SUPPLIED RECORDS:
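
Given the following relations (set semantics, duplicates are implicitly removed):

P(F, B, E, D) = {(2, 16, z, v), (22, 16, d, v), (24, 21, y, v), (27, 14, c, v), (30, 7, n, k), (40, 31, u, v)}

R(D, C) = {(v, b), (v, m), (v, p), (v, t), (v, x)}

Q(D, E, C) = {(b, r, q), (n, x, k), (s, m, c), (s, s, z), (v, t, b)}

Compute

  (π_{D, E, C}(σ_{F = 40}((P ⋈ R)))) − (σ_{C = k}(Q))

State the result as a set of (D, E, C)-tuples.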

WORK TO COMPLETE: Write out all of the entries above, exactly and in full.

TASK RESULT:
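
Given the following relations (set semantics, duplicates are implicitly removed):

P(F, B, E, D) = {(2, 16, z, v), (22, 16, d, v), (24, 21, y, v), (27, 14, c, v), (30, 7, n, k), (40, 31, u, v)}

R(D, C) = {(v, b), (v, m), (v, p), (v, t), (v, x)}

Q(D, E, C) = {(b, r, q), (n, x, k), (s, m, c), (s, s, z), (v, t, b)}

Compute

  (π_{D, E, C}(σ_{F = 40}((P ⋈ R)))) − (σ_{C = k}(Q))

State the result as a set of (D, E, C)-tuples.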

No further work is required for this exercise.